Exercise input
——————

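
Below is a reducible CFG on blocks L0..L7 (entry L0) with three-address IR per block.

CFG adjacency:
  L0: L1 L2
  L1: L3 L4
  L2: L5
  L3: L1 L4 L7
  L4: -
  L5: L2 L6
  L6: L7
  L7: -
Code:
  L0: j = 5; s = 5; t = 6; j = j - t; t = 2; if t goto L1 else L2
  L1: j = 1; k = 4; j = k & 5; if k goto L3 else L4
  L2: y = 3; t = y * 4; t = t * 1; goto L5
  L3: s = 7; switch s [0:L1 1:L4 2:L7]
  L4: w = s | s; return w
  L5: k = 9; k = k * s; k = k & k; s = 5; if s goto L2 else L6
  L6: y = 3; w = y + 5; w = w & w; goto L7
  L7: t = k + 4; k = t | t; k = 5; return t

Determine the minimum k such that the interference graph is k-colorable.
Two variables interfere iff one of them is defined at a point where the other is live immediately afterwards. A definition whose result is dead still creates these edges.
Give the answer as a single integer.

Answer: 4

Analysis:
def/use:
  L0: {j,s,t} / ∅
  L1: {j,k} / ∅
  L2: {t,y} / ∅
  L3: {s} / ∅
  L4: {w} / {s}
  L5: {k,s} / {s}
  L6: {w,y} / ∅
  L7: {k,t} / {k}

Liveness:
  L0: in=∅ out={s}
  L1: in={s} out={k,s}
  L2: in={s} out={s}
  L3: in={k} out={k,s}
  L4: in={s} out=∅
  L5: in={s} out={k,s}
  L6: in={k} out={k}
  L7: in={k} out=∅

Interference:
  j — {k,s,t}
  k — {j,s,t,w,y}
  s — {j,k,t,y}
  t — {j,k,s}
  w — {k}
  y — {k,s}

Colouring:
  lower bound: {j,k,s,t} mutually conflict ⇒ χ ≥ 4
  assign j→r2 k→r0 s→r1 t→r3 w→r1 y→r2 — no edge inside a register ⇒ χ ≤ 4
  χ = 4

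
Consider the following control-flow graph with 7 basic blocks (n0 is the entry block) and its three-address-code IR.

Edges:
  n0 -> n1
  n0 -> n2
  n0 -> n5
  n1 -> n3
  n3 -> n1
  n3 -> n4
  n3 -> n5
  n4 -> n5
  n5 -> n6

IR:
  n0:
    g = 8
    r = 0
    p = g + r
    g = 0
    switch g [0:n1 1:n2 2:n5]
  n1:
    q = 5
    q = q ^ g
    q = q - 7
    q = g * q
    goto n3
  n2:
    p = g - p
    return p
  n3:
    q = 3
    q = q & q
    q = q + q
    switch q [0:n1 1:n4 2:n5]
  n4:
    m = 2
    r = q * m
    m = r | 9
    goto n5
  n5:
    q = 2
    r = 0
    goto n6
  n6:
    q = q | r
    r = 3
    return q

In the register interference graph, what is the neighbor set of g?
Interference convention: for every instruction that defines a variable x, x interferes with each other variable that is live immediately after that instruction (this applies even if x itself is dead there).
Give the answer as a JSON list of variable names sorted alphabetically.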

——————

What to work on
Search the data for "else" and list every line in which it occurs.

Response
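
  L0: j = 5; s = 5; t = 6; j = j - t; t = 2; if t goto L1 else L2
  L1: j = 1; k = 4; j = k & 5; if k goto L3 else L4
  L5: k = 9; k = k * s; k = k & k; s = 5; if s goto L2 else L6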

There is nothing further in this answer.